** Opening SUPPLIED RECORDS block **

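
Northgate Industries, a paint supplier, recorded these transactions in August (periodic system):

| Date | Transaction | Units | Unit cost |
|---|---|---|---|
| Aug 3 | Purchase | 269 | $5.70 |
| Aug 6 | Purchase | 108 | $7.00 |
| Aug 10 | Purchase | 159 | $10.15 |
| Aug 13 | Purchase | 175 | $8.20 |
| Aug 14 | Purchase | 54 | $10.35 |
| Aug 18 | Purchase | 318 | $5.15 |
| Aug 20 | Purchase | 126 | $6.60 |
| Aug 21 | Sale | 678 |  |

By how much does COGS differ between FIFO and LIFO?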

** Closing SUPPLIED RECORDS block **
** Opening SUPPLIED RECORDS block **

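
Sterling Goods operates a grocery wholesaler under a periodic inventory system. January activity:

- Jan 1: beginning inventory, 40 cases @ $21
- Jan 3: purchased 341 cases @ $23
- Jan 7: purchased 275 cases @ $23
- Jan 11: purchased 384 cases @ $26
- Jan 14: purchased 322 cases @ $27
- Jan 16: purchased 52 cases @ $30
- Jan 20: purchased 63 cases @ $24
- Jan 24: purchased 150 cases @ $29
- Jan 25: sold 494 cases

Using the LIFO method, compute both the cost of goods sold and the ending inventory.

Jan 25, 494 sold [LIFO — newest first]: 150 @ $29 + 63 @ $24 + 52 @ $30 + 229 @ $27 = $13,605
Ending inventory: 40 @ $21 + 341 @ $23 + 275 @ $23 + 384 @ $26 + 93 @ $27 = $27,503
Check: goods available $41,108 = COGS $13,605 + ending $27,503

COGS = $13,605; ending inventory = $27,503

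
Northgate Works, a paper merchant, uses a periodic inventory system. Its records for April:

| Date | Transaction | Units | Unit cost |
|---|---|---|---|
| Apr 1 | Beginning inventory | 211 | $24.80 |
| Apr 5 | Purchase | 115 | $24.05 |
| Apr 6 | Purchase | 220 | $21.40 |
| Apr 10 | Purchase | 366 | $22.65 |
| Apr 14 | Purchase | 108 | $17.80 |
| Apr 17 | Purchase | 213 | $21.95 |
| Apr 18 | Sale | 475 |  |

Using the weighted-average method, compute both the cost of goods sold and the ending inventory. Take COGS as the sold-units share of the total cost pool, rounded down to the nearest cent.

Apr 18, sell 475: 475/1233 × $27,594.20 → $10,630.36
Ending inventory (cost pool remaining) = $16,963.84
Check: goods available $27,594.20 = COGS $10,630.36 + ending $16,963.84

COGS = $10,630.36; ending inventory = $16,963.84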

** Closing SUPPLIED RECORDS block **
** Opening SUPPLIED RECORDS block **

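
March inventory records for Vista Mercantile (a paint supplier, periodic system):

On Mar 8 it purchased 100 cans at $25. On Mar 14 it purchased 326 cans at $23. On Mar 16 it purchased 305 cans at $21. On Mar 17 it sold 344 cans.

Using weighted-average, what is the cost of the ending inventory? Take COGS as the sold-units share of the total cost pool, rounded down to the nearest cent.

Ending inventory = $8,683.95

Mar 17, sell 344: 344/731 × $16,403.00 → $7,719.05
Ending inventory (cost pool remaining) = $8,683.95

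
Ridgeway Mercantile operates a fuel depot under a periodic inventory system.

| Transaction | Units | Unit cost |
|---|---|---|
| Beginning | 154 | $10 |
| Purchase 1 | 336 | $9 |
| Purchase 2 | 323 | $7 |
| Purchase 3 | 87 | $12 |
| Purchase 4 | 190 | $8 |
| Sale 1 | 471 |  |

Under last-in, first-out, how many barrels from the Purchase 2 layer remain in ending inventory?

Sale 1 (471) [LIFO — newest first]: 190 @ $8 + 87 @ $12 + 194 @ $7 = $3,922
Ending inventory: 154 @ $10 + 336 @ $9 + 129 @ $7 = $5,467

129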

** Closing SUPPLIED RECORDS block **

Take the stretch of lines above from the one containing "Northgate Industries, a" through the one containing "175 | $8.20 |" and repeat it exactly, adding no other line.

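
Northgate Industries, a paint supplier, recorded these transactions in August (periodic system):

| Date | Transaction | Units | Unit cost |
|---|---|---|---|
| Aug 3 | Purchase | 269 | $5.70 |
| Aug 6 | Purchase | 108 | $7.00 |
| Aug 10 | Purchase | 159 | $10.15 |
| Aug 13 | Purchase | 175 | $8.20 |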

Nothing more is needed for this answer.